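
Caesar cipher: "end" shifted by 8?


Word: "end"
Shift: 8
Each letter → (letter + shift) mod 26:
  'e' (4) + 8 = 12 → 'm'
  'n' (13) + 8 = 21 → 'v'
  'd' (3) + 8 = 11 → 'l'
Result = "mvl"


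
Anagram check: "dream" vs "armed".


Word 1: "dream" → sorted: ademr
Word 2: "armed" → sorted: ademr
Same letters? ademr == ademr
Anagram = Yes


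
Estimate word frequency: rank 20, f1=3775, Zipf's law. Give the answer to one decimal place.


Zipf's law: f(r) = f(1) / r
f(1) = 3775
f(20) = 3775 / 20
= 188.8 occurrences


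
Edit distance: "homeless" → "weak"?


Word 1: "homeless" (length 8)
Word 2: "weak" (length 4)
One optimal edit sequence (insert/delete/substitute each cost 1):
  1. delete 'h'  (+1)
  2. delete 'o'  (+1)
  3. delete 'm'  (+1)
  4. delete 'e'  (+1)
  5. substitute 'l' -> 'w'  (+1)
  6. keep 'e'
  7. substitute 's' -> 'a'  (+1)
  8. substitute 's' -> 'k'  (+1)
Total edit operations: 7
Edit distance = 7


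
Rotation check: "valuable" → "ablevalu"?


Word: "valuable", Candidate: "ablevalu"
Method: check if candidate is substring of word+word
"valuablevaluable" contains "ablevalu"? Yes
Is rotation = Yes


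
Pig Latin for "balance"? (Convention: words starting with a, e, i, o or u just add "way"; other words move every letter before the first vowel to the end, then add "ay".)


Word: "balance"
Starts with consonant(s) → move to end, add 'ay'
Consonant cluster: "b"
Pig Latin = "alancebay"


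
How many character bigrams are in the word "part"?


Word: "part" (length 4)
Number of 2-grams = length - 2 + 1 = 4 - 2 + 1
= 3


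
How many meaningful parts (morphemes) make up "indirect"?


Word: "indirect"
Morphemes: in- + direct
Each morpheme carries meaning
= 2 morphemes


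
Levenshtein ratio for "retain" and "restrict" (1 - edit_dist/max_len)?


Word 1: "retain" (length 6)
Word 2: "restrict" (length 8)
One optimal edit sequence:
  1. keep 'r'
  2. keep 'e'
  3. insert 's'  (+1)
  4. keep 't'
  5. substitute 'a' -> 'r'  (+1)
  6. keep 'i'
  7. insert 'c'  (+1)
  8. substitute 'n' -> 't'  (+1)
Edit distance = 4
Max length = max(6, 8) = 8
Similarity = 1 - 4/8
= 0.5000


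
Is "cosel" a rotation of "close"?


Word: "close", Candidate: "cosel"
Method: check if candidate is substring of word+word
"closeclose" contains "cosel"? No
Is rotation = No


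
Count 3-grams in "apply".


Word: "apply" (length 5)
Number of 3-grams = length - 3 + 1 = 5 - 3 + 1
= 3


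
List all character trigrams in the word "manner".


Word: "manner" (length 6)
Number of trigrams = 6 - 3 + 1 = 4
  Position 0: "man"
  Position 1: "ann"
  Position 2: "nne"
  Position 3: "ner"
Trigrams = "man", "ann", "nne", "ner"


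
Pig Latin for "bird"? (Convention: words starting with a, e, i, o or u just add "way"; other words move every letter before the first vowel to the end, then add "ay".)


Word: "bird"
Starts with consonant(s) → move to end, add 'ay'
Consonant cluster: "b"
Pig Latin = "irdbay"


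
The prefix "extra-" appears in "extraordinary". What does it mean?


Prefix: extra-
As in: extraordinary -> extra- + ordinary
Meaning = beyond


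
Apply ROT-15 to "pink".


Word: "pink"
Shift: 15
Each letter → (letter + shift) mod 26:
  'p' (15) + 15 = 4 → 'e'
  'i' (8) + 15 = 23 → 'x'
  'n' (13) + 15 = 2 → 'c'
  'k' (10) + 15 = 25 → 'z'
Result = "excz"


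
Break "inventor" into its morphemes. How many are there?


Word: "inventor"
Morphemes: invent + -or
Each morpheme carries meaning
= 2 morphemes


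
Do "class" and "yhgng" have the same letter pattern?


Pattern of "class": [0, 1, 2, 3, 3]
Pattern of "yhgng": [0, 1, 2, 3, 2]
Patterns do not match
Same pattern = No


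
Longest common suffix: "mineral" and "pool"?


Word 1: "mineral"
Word 2: "pool"
Comparing from end:
  Pos -1: 'l' == 'l'
  Pos -2: 'a' != 'o' (stop)
LCS = "l" (length 1)


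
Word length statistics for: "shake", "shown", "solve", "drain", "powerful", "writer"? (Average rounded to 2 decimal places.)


Lengths: "shake"=5, "shown"=5, "solve"=5, "drain"=5, "powerful"=8, "writer"=6
Sum = 34, Count = 6
Average = 34/6 = 5.67
= avg=5.67, min=5, max=8


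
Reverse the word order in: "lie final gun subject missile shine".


Original: "lie final gun subject missile shine"
Words (1..n): lie | final | gun | subject | missile | shine
Reversed (n..1): shine | missile | subject | gun | final | lie
Result = "shine missile subject gun final lie"


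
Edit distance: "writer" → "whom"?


Word 1: "writer" (length 6)
Word 2: "whom" (length 4)
One optimal edit sequence (insert/delete/substitute each cost 1):
  1. keep 'w'
  2. delete 'r'  (+1)
  3. delete 'i'  (+1)
  4. substitute 't' -> 'h'  (+1)
  5. substitute 'e' -> 'o'  (+1)
  6. substitute 'r' -> 'm'  (+1)
Total edit operations: 5
Edit distance = 5


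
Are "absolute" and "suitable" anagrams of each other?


Word 1: "absolute" → sorted: abelostu
Word 2: "suitable" → sorted: abeilstu
Same letters? abelostu != abeilstu
Anagram = No


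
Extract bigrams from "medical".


Word: "medical" (length 7)
Number of bigrams = 7 - 2 + 1 = 6
  Position 0: "me"
  Position 1: "ed"
  Position 2: "di"
  Position 3: "ic"
  Position 4: "ca"
  Position 5: "al"
Bigrams = "me", "ed", "di", "ic", "ca", "al"


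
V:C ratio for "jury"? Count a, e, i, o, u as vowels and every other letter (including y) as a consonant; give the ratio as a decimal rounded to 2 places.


Word: "jury"
Vowels (a,e,i,o,u): 1
Consonants: 3
Ratio = 1/3
= 0.33


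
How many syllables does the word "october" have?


Word: "october"
Syllable breakdown: oc · to · ber
Counting: 3 parts
= 3 syllables


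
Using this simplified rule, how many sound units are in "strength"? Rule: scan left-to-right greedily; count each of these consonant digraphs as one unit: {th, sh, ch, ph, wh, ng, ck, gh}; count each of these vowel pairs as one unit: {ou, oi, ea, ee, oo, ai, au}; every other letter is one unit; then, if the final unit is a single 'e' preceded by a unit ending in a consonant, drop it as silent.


Word: "strength" (8 letters)
Left-to-right scan:
  1. 's' (letter)
  2. 't' (letter)
  3. 'r' (letter)
  4. 'e' (letter)
  5. 'ng' (digraph)
  6. 'th' (digraph)
Units from scan: 6
Sound units = 6 units


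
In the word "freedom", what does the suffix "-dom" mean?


Suffix: -dom
As in: freedom -> free + -dom
Meaning = state / realm


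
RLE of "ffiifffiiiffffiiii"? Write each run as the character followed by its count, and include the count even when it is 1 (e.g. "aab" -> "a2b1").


String: "ffiifffiiiffffiiii"
Scanning for consecutive runs:
  'f' x 2
  'i' x 2
  'f' x 3
  'i' x 3
  'f' x 4
  'i' x 4
RLE = "f2i2f3i3f4i4"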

-----

Assignment = Write out only the final block of lines, starting at the line with "Write each run" and running to the end of the material.

Expected output =
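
RLE of "ffiifffiiiffffiiii"? Write each run as the character followed by its count, and include the count even when it is 1 (e.g. "aab" -> "a2b1").


String: "ffiifffiiiffffiiii"
Scanning for consecutive runs:
  'f' x 2
  'i' x 2
  'f' x 3
  'i' x 3
  'f' x 4
  'i' x 4
RLE = "f2i2f3i3f4i4"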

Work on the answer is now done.